- WORK TO COMPLETE -
All the records below must be returned exactly as they stand.

- RECORDS -
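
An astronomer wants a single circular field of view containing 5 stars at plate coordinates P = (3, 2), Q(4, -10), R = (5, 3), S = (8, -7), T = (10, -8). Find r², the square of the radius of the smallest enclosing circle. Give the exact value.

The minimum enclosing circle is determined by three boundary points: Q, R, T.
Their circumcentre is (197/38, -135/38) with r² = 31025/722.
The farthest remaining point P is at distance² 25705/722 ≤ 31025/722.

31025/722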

- ANSWER BELOW -
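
An astronomer wants a single circular field of view containing 5 stars at plate coordinates P = (3, 2), Q(4, -10), R = (5, 3), S = (8, -7), T = (10, -8). Find r², the square of the radius of the smallest enclosing circle. Give the exact value.

The minimum enclosing circle is determined by three boundary points: Q, R, T.
Their circumcentre is (197/38, -135/38) with r² = 31025/722.
The farthest remaining point P is at distance² 25705/722 ≤ 31025/722.

31025/722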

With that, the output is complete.